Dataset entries
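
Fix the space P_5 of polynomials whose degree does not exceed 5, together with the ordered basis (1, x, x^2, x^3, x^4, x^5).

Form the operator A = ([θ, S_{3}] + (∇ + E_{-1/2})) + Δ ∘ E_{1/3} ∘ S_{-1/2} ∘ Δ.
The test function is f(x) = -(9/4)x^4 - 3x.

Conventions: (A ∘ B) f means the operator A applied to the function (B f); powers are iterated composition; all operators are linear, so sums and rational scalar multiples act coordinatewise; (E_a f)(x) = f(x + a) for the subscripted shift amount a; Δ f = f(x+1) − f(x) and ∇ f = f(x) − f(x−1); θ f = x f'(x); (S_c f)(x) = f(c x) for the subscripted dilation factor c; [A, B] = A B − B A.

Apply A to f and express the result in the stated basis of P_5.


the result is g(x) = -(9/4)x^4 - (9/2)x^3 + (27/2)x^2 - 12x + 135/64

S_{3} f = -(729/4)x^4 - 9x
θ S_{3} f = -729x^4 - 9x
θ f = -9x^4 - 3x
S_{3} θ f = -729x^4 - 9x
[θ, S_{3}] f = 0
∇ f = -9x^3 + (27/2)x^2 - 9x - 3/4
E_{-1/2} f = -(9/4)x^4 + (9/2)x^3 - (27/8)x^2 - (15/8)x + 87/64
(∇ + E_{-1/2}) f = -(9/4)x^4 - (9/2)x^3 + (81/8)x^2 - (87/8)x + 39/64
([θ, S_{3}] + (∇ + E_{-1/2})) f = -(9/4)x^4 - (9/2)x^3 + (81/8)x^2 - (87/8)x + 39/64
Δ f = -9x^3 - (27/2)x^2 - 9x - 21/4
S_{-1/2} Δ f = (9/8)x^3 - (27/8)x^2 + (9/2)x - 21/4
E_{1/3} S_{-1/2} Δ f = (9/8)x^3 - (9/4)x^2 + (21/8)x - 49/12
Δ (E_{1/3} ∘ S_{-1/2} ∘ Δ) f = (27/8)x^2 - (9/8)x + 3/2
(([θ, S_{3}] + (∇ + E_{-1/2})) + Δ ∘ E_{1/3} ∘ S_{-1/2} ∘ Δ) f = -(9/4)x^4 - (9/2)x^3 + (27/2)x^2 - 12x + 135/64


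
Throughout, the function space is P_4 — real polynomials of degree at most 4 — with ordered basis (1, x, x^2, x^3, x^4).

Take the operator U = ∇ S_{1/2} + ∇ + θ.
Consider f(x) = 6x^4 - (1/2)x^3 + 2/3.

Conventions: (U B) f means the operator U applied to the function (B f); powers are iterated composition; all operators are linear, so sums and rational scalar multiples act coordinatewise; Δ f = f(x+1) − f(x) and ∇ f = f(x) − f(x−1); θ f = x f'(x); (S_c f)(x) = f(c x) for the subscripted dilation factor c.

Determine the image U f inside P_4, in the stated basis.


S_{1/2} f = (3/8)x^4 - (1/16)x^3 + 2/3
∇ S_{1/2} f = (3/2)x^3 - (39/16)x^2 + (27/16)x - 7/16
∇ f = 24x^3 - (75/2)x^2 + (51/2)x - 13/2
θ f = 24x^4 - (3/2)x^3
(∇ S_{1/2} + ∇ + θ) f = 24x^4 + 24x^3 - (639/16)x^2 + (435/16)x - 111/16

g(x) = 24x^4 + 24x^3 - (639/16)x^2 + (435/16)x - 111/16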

==

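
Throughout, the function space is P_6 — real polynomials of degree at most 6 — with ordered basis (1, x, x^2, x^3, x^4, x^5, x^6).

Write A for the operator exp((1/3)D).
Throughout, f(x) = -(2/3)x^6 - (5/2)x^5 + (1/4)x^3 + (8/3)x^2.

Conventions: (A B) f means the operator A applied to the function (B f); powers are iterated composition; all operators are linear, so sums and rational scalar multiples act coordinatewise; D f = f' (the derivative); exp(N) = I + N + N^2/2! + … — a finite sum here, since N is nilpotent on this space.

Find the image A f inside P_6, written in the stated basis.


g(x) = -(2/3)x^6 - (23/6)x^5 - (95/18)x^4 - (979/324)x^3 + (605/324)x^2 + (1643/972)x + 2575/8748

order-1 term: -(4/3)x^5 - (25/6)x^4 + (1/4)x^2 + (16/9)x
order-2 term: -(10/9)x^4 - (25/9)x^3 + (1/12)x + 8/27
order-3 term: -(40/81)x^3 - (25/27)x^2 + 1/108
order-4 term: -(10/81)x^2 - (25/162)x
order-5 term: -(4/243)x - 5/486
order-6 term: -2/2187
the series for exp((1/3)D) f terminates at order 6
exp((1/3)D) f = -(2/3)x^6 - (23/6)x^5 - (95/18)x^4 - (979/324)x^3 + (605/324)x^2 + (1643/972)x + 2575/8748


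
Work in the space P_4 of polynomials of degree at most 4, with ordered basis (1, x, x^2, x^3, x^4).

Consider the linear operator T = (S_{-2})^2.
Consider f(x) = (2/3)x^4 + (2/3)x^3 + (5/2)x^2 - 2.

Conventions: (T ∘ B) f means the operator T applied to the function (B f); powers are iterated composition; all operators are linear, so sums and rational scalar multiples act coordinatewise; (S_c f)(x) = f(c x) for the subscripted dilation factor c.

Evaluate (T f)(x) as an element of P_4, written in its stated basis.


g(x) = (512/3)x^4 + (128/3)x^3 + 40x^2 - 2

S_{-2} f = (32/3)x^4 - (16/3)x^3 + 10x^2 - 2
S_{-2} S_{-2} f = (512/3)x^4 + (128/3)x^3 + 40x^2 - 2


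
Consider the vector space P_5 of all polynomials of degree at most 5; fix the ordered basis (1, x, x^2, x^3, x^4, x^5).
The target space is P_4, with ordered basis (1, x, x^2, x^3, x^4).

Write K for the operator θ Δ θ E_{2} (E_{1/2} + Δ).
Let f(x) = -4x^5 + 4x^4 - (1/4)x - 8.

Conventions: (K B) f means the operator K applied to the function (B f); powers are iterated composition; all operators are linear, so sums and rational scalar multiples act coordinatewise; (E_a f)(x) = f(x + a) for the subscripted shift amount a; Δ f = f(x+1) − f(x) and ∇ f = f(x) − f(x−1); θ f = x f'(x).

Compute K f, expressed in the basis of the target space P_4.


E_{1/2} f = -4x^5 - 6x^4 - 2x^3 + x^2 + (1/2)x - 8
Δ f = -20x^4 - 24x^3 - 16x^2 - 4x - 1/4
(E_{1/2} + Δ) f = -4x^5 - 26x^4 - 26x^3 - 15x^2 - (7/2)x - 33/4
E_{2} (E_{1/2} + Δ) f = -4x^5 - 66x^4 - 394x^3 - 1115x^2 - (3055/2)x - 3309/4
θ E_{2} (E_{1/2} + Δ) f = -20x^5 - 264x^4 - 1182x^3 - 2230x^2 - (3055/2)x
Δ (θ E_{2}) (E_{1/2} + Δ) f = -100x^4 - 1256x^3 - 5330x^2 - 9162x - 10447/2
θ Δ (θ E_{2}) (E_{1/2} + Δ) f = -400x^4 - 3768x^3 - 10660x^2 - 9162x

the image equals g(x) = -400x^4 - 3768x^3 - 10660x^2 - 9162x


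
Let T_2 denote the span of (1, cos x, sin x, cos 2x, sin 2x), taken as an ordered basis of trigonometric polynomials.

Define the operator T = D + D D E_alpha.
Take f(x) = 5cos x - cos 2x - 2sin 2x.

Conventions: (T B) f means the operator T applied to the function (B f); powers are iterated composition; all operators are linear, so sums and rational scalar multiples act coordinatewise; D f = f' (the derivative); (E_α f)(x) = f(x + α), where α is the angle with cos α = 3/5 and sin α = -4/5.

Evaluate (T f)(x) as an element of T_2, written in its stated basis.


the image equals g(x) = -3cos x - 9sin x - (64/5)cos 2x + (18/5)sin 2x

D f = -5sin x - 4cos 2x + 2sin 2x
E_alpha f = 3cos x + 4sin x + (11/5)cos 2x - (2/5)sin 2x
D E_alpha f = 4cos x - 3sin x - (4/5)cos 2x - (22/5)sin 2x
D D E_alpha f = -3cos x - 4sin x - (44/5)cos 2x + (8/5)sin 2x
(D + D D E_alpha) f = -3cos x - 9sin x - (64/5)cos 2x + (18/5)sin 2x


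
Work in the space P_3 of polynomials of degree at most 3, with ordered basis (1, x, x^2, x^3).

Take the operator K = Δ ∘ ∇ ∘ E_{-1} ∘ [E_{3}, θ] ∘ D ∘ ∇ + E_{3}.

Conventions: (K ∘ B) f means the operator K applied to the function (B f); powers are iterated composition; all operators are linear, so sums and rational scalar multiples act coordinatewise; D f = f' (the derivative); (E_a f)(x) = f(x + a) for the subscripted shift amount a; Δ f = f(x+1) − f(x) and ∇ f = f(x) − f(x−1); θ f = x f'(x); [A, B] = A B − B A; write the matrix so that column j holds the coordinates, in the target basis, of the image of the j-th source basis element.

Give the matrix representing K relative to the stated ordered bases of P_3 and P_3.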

**ACTION ITEM:**
The stretch of entries above that starts with the line containing "Write A for the operator exp((1/3)D)." and goes on through the line containing "Conventions: (A B)" is to be transcribed exactly, and no other line is to be transcribed.

**ANSWER SECTION:**
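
Write A for the operator exp((1/3)D).
Throughout, f(x) = -(2/3)x^6 - (5/2)x^5 + (1/4)x^3 + (8/3)x^2.

Conventions: (A B) f means the operator A applied to the function (B f); powers are iterated composition; all operators are linear, so sums and rational scalar multiples act coordinatewise; D f = f' (the derivative); exp(N) = I + N + N^2/2! + … — a finite sum here, since N is nilpotent on this space.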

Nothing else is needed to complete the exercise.